BEGIN Entries supplied

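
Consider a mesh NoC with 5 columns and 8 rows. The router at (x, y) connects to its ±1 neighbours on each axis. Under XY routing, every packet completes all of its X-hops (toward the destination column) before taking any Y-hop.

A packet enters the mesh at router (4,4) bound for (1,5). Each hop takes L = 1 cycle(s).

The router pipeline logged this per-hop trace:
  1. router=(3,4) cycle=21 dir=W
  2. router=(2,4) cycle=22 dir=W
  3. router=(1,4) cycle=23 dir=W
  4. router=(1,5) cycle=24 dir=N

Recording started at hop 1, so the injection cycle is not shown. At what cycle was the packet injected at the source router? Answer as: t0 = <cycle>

t0 = 20

Hop 1 reached at cycle 21; hop k is at t0 + k·L.
Subtract one hop: t0 = 21 − 1 = 20.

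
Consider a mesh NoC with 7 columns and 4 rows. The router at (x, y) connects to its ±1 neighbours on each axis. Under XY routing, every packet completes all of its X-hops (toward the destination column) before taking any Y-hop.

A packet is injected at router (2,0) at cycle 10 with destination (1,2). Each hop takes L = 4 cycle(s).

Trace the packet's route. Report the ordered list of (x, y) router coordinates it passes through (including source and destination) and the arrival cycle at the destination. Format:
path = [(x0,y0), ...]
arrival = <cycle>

  0. router=(2,0) cycle=10 (inject)
  1. router=(1,0) cycle=14 dir=W
  2. router=(1,1) cycle=18 dir=N
  3. router=(1,2) cycle=22 dir=N

path = [(2,0), (1,0), (1,1), (1,2)]
arrival = 22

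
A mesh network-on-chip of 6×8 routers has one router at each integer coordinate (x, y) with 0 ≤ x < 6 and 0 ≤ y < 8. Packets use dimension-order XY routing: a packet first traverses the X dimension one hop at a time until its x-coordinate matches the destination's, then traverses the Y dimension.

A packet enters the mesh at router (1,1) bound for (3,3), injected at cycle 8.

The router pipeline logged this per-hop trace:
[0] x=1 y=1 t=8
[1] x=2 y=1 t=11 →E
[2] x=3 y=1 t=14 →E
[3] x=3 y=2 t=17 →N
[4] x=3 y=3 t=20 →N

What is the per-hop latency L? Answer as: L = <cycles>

L = 3

From hop 0 (8) to hop 1 (11): +3 cycles.
Each hop adds L, hence L = 3.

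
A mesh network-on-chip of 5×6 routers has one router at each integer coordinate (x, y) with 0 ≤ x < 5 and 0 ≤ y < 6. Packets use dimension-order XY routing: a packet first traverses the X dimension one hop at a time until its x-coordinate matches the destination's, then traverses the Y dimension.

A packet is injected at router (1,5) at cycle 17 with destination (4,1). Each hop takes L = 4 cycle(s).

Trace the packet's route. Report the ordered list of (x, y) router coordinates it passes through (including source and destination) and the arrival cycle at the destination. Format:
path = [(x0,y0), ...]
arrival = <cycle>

path = [(1,5), (2,5), (3,5), (4,5), (4,4), (4,3), (4,2), (4,1)]
arrival = 45

src (1,5)  cyc=17
E→(2,5)  cyc=21
E→(3,5)  cyc=25
E→(4,5)  cyc=29
S→(4,4)  cyc=33
S→(4,3)  cyc=37
S→(4,2)  cyc=41
S→(4,1)  cyc=45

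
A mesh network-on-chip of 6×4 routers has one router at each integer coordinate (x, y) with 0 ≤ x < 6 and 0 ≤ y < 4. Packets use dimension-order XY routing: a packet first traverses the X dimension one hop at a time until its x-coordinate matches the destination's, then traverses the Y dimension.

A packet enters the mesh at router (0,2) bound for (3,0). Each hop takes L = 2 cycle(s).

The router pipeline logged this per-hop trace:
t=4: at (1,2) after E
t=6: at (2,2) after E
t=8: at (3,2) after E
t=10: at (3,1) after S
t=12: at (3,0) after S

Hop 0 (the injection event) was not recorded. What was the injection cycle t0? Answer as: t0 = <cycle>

The first recorded entry is hop 1 at cycle 4.
Subtract one hop: t0 = 4 − 2 = 2.

t0 = 2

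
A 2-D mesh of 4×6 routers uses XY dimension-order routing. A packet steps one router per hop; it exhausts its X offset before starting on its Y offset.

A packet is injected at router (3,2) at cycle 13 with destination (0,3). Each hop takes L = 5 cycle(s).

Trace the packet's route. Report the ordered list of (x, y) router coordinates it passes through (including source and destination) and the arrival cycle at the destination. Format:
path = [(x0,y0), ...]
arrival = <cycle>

path = [(3,2), (2,2), (1,2), (0,2), (0,3)]
arrival = 33

  0. router=(3,2) cycle=13 (inject)
  1. router=(2,2) cycle=18 dir=W
  2. router=(1,2) cycle=23 dir=W
  3. router=(0,2) cycle=28 dir=W
  4. router=(0,3) cycle=33 dir=N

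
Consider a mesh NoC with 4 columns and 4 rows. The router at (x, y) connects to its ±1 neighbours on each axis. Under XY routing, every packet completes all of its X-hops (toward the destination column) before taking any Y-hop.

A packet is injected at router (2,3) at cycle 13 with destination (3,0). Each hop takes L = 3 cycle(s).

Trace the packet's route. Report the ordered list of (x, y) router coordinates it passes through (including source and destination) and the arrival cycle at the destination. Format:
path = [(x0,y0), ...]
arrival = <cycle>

hop 0: (2,3) @ cyc 13
hop 1: (3,3) @ cyc 16  [E]
hop 2: (3,2) @ cyc 19  [S]
hop 3: (3,1) @ cyc 22  [S]
hop 4: (3,0) @ cyc 25  [S]

path = [(2,3), (3,3), (3,2), (3,1), (3,0)]
arrival = 25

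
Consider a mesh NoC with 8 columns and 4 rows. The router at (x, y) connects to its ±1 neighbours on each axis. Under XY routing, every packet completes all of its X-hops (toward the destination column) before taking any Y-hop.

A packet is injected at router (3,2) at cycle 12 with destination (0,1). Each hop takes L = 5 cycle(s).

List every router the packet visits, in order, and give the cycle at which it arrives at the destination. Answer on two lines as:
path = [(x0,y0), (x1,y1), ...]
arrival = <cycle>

t=12: at (3,2)
t=17: at (2,2) after W
t=22: at (1,2) after W
t=27: at (0,2) after W
t=32: at (0,1) after S

path = [(3,2), (2,2), (1,2), (0,2), (0,1)]
arrival = 32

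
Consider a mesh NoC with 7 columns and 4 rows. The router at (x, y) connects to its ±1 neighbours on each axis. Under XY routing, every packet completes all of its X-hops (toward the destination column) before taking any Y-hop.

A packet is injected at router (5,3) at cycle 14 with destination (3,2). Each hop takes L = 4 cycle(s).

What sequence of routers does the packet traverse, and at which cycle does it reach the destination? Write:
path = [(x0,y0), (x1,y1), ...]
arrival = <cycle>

path = [(5,3), (4,3), (3,3), (3,2)]
arrival = 26

  0. router=(5,3) cycle=14 (inject)
  1. router=(4,3) cycle=18 dir=W
  2. router=(3,3) cycle=22 dir=W
  3. router=(3,2) cycle=26 dir=S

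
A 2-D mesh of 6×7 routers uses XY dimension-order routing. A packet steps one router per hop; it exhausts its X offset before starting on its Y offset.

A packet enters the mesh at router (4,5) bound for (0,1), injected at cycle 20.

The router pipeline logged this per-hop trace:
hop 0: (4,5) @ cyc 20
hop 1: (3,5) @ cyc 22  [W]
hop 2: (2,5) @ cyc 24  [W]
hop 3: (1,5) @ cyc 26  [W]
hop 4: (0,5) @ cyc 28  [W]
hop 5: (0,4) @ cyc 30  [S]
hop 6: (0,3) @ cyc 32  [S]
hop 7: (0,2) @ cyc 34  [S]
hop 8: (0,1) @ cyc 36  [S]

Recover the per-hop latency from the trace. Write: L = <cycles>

L = 2

From hop 0 (20) to hop 1 (22): +2 cycles.
Each hop adds L, hence L = 2.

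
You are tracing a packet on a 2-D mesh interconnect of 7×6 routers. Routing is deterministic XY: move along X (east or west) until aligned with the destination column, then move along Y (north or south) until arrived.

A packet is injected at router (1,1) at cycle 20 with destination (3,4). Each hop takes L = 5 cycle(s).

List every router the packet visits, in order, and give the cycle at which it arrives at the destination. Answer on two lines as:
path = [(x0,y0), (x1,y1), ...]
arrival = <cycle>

t=20: at (1,1)
t=25: at (2,1) after E
t=30: at (3,1) after E
t=35: at (3,2) after N
t=40: at (3,3) after N
t=45: at (3,4) after N

path = [(1,1), (2,1), (3,1), (3,2), (3,3), (3,4)]
arrival = 45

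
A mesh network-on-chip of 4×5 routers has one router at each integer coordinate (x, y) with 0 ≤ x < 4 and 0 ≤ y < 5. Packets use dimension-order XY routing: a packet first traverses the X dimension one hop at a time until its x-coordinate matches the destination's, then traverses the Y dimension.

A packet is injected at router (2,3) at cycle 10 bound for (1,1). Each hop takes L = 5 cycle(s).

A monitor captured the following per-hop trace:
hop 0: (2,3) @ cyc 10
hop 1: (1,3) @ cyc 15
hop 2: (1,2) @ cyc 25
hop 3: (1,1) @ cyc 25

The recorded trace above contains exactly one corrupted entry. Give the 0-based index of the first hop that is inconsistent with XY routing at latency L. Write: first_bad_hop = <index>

check 1→ d=(-1,0) cyc+5: ok
check 2→ d=(0,-1) cyc+10: BAD: Δcyc=10≠L

first_bad_hop = 2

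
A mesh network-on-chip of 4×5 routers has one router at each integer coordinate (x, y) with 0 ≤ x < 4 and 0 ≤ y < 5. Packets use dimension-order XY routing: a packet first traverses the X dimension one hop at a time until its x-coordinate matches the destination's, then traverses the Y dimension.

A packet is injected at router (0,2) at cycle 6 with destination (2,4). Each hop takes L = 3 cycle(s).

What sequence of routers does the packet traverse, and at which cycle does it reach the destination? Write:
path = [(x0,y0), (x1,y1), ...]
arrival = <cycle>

path = [(0,2), (1,2), (2,2), (2,3), (2,4)]
arrival = 18

[0] x=0 y=2 t=6
[1] x=1 y=2 t=9 →E
[2] x=2 y=2 t=12 →E
[3] x=2 y=3 t=15 →N
[4] x=2 y=4 t=18 →N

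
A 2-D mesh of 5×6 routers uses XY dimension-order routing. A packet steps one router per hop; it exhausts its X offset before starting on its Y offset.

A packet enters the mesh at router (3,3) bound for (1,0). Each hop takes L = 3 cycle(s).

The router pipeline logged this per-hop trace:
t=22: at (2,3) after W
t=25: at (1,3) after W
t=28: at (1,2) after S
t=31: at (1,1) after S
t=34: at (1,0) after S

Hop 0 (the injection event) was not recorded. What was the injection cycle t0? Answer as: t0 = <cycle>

t0 = 19

Hop 1 reached at cycle 22; hop k is at t0 + k·L.
Subtract one hop: t0 = 22 − 3 = 19.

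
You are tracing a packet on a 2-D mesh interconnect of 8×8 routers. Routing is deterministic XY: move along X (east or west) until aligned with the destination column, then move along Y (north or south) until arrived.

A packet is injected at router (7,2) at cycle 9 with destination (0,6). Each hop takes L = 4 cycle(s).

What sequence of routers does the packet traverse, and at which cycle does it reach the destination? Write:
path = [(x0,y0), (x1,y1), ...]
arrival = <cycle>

path = [(7,2), (6,2), (5,2), (4,2), (3,2), (2,2), (1,2), (0,2), (0,3), (0,4), (0,5), (0,6)]
arrival = 53

t=9: at (7,2)
t=13: at (6,2) after W
t=17: at (5,2) after W
t=21: at (4,2) after W
t=25: at (3,2) after W
t=29: at (2,2) after W
t=33: at (1,2) after W
t=37: at (0,2) after W
t=41: at (0,3) after N
t=45: at (0,4) after N
t=49: at (0,5) after N
t=53: at (0,6) after N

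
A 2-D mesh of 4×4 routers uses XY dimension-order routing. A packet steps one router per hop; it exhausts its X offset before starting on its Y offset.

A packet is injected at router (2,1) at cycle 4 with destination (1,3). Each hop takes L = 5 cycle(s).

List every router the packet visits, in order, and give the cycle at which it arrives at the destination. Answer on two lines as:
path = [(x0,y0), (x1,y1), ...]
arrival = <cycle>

path = [(2,1), (1,1), (1,2), (1,3)]
arrival = 19

hop 0: (2,1) @ cyc 4
hop 1: (1,1) @ cyc 9  [W]
hop 2: (1,2) @ cyc 14  [N]
hop 3: (1,3) @ cyc 19  [N]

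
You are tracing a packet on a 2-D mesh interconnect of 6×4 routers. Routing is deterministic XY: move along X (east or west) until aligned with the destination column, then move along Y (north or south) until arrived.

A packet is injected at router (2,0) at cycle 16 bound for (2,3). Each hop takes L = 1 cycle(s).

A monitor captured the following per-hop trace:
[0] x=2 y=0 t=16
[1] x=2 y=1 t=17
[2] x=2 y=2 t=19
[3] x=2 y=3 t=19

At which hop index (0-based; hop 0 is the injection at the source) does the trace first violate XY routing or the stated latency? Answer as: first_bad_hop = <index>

first_bad_hop = 2

[1] (+0,+1) / 1c ⇒ ok
[2] (+0,+1) / 2c ⇒ BAD: Δcyc=2≠L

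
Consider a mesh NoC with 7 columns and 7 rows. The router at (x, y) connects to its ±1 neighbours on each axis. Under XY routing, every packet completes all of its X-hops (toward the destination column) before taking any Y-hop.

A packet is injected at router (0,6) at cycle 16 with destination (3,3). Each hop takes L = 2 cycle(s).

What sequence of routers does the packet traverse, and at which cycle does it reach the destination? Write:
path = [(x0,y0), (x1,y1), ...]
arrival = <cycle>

path = [(0,6), (1,6), (2,6), (3,6), (3,5), (3,4), (3,3)]
arrival = 28

hop 0: (0,6) @ cyc 16
hop 1: (1,6) @ cyc 18  [E]
hop 2: (2,6) @ cyc 20  [E]
hop 3: (3,6) @ cyc 22  [E]
hop 4: (3,5) @ cyc 24  [S]
hop 5: (3,4) @ cyc 26  [S]
hop 6: (3,3) @ cyc 28  [S]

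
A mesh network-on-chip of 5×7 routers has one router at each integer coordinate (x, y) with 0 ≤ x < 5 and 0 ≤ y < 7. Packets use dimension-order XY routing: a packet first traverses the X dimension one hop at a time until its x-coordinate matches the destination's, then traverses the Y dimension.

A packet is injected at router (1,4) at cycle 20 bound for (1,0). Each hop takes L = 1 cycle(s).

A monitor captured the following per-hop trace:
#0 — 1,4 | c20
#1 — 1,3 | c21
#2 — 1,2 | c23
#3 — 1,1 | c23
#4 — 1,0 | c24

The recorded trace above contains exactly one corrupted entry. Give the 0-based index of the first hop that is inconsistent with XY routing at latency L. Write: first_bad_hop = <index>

first_bad_hop = 2

[1] (+0,-1) / 1c ⇒ ok
[2] (+0,-1) / 2c ⇒ BAD: Δcyc=2≠L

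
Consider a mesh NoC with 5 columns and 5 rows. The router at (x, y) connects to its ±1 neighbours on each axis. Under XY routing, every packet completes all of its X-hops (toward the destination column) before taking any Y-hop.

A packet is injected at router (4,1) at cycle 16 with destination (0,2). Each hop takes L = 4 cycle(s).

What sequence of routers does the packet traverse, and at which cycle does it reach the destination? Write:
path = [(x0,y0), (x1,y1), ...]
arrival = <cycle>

  0. router=(4,1) cycle=16 (inject)
  1. router=(3,1) cycle=20 dir=W
  2. router=(2,1) cycle=24 dir=W
  3. router=(1,1) cycle=28 dir=W
  4. router=(0,1) cycle=32 dir=W
  5. router=(0,2) cycle=36 dir=N

path = [(4,1), (3,1), (2,1), (1,1), (0,1), (0,2)]
arrival = 36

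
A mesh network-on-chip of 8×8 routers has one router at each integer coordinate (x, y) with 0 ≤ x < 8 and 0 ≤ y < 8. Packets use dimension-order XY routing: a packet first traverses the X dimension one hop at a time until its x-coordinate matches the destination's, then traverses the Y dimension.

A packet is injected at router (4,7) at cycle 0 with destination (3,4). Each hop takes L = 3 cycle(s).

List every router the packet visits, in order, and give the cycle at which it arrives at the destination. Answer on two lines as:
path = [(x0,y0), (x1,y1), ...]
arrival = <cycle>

path = [(4,7), (3,7), (3,6), (3,5), (3,4)]
arrival = 12

t=0: at (4,7)
t=3: at (3,7) after W
t=6: at (3,6) after S
t=9: at (3,5) after S
t=12: at (3,4) after S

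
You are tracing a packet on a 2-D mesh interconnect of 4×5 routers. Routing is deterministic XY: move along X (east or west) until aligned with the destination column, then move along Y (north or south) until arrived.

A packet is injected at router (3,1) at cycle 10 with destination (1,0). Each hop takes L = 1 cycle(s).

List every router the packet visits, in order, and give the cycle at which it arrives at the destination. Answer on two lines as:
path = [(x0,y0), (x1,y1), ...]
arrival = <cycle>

  0. router=(3,1) cycle=10 (inject)
  1. router=(2,1) cycle=11 dir=W
  2. router=(1,1) cycle=12 dir=W
  3. router=(1,0) cycle=13 dir=S

path = [(3,1), (2,1), (1,1), (1,0)]
arrival = 13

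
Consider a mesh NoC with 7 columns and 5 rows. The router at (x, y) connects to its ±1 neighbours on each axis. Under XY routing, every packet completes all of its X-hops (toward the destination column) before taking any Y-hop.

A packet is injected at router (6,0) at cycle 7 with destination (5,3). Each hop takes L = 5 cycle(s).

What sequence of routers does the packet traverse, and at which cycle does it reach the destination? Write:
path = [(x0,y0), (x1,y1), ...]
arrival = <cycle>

t=7: at (6,0)
t=12: at (5,0) after W
t=17: at (5,1) after N
t=22: at (5,2) after N
t=27: at (5,3) after N

path = [(6,0), (5,0), (5,1), (5,2), (5,3)]
arrival = 27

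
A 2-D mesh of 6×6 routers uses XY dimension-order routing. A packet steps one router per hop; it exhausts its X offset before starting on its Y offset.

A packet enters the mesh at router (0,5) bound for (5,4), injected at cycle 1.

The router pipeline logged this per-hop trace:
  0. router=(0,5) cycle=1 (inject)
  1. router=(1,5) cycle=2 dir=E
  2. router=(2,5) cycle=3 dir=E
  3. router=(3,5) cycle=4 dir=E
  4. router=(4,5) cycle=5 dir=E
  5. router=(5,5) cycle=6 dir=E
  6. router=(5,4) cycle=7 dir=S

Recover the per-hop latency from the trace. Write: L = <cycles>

cyc[1] − cyc[0] = 2 − 1 = 1.
One hop costs L cycles, so L = 1.

L = 1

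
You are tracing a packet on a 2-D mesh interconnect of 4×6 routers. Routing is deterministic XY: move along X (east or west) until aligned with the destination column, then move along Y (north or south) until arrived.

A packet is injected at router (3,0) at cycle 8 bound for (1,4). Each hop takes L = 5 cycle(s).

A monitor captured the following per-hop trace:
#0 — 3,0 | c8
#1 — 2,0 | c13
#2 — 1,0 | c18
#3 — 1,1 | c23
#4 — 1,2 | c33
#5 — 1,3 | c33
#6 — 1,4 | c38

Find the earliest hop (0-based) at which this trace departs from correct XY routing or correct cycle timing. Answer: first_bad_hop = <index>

check 1→ d=(-1,0) cyc+5: ok
check 2→ d=(-1,0) cyc+5: ok
check 3→ d=(0,1) cyc+5: ok
check 4→ d=(0,1) cyc+10: BAD: Δcyc=10≠L

first_bad_hop = 4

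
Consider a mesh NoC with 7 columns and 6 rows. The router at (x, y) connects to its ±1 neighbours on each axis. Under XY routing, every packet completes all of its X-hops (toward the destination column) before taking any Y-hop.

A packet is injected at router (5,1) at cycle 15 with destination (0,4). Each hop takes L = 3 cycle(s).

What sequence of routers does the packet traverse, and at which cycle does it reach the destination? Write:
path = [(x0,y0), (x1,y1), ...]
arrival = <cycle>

path = [(5,1), (4,1), (3,1), (2,1), (1,1), (0,1), (0,2), (0,3), (0,4)]
arrival = 39

#0 — 5,1 | c15
#1 — 4,1 | c18 | W
#2 — 3,1 | c21 | W
#3 — 2,1 | c24 | W
#4 — 1,1 | c27 | W
#5 — 0,1 | c30 | W
#6 — 0,2 | c33 | N
#7 — 0,3 | c36 | N
#8 — 0,4 | c39 | N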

END Entries supplied

» Assignment: Each line above from the one with "hop 3: (1,1) @ cyc 25" up to and including the one with "A 2-D mesh of 5×6" must be set down exactly, and no line outside that span may appear.

» Worked solution:
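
hop 3: (1,1) @ cyc 25

The recorded trace above contains exactly one corrupted entry. Give the 0-based index of the first hop that is inconsistent with XY routing at latency L. Write: first_bad_hop = <index>

check 1→ d=(-1,0) cyc+5: ok
check 2→ d=(0,-1) cyc+10: BAD: Δcyc=10≠L

first_bad_hop = 2

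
A mesh network-on-chip of 4×5 routers has one router at each integer coordinate (x, y) with 0 ≤ x < 4 and 0 ≤ y < 5. Packets use dimension-order XY routing: a packet first traverses the X dimension one hop at a time until its x-coordinate matches the destination's, then traverses the Y dimension.

A packet is injected at router (0,2) at cycle 6 with destination (2,4). Each hop takes L = 3 cycle(s).

What sequence of routers does the packet traverse, and at which cycle does it reach the destination? Write:
path = [(x0,y0), (x1,y1), ...]
arrival = <cycle>

path = [(0,2), (1,2), (2,2), (2,3), (2,4)]
arrival = 18

[0] x=0 y=2 t=6
[1] x=1 y=2 t=9 →E
[2] x=2 y=2 t=12 →E
[3] x=2 y=3 t=15 →N
[4] x=2 y=4 t=18 →N

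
A 2-D mesh of 5×6 routers uses XY dimension-order routing. A packet steps one router per hop; it exhausts its X offset before starting on its Y offset.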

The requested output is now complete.